DIRECTIONS FOR THIS TASK —
Extract from the entries below, exactly as given, only the lines from the line containing "2. read(P0, v=1)" to the line containing "10. read(P1, v=1)", both lines included.

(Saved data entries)
========================================================================

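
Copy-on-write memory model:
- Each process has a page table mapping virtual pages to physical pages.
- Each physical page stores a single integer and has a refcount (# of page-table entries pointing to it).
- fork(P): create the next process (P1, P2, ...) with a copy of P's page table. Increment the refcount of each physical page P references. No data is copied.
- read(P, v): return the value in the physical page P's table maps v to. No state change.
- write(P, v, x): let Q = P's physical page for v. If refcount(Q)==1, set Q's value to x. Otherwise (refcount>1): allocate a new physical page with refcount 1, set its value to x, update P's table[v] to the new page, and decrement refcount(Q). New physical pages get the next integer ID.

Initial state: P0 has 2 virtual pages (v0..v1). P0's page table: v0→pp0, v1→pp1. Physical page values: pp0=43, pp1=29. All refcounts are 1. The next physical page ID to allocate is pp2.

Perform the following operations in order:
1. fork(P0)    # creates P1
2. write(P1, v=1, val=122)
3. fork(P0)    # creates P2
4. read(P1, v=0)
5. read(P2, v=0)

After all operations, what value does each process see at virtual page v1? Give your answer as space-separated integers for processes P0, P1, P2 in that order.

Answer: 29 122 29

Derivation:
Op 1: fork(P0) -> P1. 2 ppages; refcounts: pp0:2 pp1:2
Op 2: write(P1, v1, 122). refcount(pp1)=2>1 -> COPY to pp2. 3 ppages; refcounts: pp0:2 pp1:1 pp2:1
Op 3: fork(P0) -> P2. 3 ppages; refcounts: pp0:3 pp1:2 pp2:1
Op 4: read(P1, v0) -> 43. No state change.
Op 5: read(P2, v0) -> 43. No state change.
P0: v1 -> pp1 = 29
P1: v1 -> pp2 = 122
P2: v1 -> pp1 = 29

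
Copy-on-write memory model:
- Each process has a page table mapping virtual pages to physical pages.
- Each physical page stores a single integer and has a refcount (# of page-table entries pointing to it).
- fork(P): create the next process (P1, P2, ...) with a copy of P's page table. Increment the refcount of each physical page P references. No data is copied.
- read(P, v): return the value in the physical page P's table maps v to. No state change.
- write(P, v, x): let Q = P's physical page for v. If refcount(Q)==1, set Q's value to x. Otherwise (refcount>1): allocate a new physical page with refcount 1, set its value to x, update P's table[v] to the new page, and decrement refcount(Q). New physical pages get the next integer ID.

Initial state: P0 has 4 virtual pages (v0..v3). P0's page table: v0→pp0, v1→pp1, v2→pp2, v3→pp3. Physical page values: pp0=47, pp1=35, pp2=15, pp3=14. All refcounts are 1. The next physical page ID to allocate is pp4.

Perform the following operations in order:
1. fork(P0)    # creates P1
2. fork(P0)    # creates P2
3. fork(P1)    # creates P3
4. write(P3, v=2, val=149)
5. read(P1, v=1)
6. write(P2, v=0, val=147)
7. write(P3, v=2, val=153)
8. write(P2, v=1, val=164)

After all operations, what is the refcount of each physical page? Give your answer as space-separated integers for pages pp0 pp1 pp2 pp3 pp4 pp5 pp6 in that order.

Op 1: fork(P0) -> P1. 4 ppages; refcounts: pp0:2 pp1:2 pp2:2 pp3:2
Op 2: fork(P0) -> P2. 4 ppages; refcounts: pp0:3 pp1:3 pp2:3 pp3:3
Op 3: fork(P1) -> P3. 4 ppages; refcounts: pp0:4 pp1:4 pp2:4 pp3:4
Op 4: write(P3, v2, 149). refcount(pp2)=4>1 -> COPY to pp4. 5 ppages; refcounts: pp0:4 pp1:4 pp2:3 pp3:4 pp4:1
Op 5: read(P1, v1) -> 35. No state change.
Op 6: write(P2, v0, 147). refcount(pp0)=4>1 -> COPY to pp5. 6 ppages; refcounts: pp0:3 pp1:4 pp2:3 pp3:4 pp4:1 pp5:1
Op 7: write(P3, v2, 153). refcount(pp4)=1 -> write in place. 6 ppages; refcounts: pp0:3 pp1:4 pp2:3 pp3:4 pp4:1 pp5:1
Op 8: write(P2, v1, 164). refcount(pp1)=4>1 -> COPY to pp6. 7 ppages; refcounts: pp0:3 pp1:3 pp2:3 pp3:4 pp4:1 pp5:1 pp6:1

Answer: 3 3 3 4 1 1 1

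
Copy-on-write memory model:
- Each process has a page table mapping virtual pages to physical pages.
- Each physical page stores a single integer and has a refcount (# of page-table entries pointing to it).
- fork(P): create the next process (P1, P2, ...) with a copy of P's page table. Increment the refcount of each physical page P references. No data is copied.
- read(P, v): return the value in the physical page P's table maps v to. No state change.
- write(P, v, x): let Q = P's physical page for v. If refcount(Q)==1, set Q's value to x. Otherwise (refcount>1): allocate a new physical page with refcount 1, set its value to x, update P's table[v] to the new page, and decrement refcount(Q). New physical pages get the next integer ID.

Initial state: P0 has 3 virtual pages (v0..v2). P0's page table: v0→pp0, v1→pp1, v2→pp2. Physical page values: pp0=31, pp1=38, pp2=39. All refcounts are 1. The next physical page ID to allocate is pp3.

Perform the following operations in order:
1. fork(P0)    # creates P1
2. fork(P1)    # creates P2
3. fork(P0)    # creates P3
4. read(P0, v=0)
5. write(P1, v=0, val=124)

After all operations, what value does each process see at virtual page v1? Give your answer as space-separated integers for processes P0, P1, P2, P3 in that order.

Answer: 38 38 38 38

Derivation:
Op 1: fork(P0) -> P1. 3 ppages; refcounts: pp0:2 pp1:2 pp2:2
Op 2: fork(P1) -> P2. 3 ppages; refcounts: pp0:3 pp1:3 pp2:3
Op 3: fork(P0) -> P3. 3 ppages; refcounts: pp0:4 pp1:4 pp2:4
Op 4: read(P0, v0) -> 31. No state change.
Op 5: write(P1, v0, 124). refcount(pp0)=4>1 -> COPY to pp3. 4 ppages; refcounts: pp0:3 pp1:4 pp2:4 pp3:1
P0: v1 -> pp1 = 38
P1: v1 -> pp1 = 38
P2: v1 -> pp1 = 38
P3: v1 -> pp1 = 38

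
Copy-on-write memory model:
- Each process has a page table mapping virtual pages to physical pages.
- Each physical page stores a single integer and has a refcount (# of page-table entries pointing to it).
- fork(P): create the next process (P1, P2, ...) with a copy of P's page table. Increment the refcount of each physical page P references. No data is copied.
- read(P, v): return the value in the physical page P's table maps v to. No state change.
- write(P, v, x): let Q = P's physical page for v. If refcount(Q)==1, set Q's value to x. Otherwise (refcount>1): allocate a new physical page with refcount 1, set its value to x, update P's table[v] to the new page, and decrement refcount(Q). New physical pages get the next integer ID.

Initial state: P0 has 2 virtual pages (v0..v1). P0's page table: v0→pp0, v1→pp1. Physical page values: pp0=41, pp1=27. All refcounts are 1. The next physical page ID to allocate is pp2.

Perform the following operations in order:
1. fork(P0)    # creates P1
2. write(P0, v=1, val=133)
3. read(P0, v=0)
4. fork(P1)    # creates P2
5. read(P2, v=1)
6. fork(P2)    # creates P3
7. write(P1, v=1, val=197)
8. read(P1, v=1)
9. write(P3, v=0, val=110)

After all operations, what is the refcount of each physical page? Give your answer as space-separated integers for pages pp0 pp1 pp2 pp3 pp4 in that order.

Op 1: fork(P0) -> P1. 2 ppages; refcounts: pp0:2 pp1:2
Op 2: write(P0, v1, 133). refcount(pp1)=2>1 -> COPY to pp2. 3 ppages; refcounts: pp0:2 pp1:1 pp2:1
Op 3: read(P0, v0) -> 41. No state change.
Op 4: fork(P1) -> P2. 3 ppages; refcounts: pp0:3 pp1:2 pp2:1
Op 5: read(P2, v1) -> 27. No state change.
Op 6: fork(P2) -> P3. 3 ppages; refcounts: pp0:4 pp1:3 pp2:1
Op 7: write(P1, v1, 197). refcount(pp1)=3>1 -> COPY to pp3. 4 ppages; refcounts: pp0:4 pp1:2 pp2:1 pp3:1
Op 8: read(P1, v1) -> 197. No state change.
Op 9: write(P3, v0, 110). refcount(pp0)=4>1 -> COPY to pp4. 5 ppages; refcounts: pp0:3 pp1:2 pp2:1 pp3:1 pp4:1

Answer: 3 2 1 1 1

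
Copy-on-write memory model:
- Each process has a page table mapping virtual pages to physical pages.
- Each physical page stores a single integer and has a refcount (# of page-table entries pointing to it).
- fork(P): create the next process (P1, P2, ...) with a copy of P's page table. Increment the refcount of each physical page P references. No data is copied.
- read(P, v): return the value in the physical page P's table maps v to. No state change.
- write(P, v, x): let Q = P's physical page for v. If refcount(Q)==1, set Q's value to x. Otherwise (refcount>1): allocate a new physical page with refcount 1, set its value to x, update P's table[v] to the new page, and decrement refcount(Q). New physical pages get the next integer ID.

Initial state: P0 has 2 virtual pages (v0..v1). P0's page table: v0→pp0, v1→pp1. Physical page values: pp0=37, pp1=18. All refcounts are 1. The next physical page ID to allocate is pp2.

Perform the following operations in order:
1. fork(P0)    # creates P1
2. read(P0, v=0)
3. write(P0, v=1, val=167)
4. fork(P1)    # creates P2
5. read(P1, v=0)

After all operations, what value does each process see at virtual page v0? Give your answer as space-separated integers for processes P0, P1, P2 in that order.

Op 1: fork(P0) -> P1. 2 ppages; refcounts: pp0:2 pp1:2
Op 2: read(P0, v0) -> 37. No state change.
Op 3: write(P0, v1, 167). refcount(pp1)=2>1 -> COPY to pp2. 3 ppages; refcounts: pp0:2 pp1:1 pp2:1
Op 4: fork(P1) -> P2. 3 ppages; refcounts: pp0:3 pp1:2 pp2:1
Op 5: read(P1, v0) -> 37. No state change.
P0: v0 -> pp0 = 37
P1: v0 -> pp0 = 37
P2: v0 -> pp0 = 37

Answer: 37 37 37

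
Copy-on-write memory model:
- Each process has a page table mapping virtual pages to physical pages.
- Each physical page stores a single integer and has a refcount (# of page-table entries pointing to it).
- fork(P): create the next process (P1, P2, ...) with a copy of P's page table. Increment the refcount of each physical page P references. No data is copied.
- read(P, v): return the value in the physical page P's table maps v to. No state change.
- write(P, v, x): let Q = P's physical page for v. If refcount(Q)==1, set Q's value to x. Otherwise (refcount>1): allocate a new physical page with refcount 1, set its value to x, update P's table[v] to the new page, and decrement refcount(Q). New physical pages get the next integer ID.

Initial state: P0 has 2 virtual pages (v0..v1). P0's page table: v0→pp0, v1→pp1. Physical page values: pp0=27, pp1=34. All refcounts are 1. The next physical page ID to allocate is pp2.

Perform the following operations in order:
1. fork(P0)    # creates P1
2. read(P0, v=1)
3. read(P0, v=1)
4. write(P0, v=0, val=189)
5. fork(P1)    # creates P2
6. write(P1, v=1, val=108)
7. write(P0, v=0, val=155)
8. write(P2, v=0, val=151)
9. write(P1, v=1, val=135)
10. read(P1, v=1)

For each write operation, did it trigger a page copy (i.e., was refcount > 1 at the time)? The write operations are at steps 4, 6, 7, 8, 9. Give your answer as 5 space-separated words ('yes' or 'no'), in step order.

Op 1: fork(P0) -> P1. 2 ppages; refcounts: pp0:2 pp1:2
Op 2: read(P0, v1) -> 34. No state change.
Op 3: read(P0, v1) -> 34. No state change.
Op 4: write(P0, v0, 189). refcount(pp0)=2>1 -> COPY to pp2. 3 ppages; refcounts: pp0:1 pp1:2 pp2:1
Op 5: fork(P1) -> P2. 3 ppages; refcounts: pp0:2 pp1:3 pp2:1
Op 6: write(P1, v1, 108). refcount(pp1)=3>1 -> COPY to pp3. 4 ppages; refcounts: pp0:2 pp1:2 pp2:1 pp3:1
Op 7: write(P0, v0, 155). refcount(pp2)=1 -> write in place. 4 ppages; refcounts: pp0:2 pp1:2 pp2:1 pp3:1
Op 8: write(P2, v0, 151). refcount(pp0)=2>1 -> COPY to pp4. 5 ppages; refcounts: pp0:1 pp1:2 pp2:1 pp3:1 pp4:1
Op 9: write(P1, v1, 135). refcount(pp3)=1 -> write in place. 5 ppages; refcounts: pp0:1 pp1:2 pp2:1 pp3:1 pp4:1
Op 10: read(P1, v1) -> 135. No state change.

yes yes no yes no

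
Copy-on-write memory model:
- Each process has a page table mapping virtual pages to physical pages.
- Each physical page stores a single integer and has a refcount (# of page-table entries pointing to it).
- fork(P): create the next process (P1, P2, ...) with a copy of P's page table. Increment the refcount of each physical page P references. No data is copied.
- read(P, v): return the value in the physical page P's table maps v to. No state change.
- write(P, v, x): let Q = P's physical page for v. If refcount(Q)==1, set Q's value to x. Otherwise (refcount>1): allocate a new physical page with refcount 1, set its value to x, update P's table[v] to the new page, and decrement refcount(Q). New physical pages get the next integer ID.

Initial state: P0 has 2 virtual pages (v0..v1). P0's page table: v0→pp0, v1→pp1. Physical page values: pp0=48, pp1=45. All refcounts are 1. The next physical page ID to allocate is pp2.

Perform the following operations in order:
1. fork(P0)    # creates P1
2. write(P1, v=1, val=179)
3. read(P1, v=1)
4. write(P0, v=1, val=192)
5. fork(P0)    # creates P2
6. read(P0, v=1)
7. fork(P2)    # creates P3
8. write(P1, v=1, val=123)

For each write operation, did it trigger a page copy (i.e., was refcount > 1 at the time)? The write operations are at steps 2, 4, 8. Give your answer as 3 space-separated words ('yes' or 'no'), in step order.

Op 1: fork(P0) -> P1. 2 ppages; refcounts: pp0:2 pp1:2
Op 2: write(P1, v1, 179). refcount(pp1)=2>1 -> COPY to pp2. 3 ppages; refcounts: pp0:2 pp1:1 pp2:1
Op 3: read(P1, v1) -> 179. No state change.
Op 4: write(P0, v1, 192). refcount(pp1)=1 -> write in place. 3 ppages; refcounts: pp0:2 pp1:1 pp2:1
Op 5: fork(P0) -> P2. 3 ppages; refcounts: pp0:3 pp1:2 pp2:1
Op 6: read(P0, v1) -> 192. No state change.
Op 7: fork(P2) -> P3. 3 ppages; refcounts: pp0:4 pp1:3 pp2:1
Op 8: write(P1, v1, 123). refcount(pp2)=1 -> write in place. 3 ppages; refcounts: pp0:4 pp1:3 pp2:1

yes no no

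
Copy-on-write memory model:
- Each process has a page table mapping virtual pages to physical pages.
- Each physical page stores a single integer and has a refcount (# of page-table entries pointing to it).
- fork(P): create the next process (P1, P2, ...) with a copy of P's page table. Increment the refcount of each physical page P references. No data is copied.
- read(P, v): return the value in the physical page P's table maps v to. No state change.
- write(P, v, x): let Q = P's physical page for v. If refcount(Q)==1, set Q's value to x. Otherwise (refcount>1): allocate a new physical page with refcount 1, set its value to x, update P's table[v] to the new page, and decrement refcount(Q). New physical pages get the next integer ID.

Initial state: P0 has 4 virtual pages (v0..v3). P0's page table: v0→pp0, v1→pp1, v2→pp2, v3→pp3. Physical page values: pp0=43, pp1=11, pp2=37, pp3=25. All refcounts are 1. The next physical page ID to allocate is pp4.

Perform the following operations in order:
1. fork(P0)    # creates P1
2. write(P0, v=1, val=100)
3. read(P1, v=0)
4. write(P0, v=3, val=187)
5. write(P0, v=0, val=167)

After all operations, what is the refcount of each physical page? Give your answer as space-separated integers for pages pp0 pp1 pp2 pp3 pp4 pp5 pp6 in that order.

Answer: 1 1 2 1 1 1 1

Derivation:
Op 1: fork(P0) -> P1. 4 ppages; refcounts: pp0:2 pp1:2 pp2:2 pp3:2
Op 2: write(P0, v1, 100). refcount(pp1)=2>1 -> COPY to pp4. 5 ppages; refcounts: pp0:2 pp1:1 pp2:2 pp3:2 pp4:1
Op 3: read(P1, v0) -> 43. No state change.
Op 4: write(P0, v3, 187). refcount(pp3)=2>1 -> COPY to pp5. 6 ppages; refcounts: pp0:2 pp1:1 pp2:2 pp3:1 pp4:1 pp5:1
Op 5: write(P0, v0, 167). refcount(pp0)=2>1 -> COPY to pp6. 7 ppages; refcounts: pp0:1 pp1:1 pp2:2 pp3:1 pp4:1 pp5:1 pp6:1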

========================================================================

ANSWER BOX —
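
2. read(P0, v=1)
3. read(P0, v=1)
4. write(P0, v=0, val=189)
5. fork(P1)    # creates P2
6. write(P1, v=1, val=108)
7. write(P0, v=0, val=155)
8. write(P2, v=0, val=151)
9. write(P1, v=1, val=135)
10. read(P1, v=1)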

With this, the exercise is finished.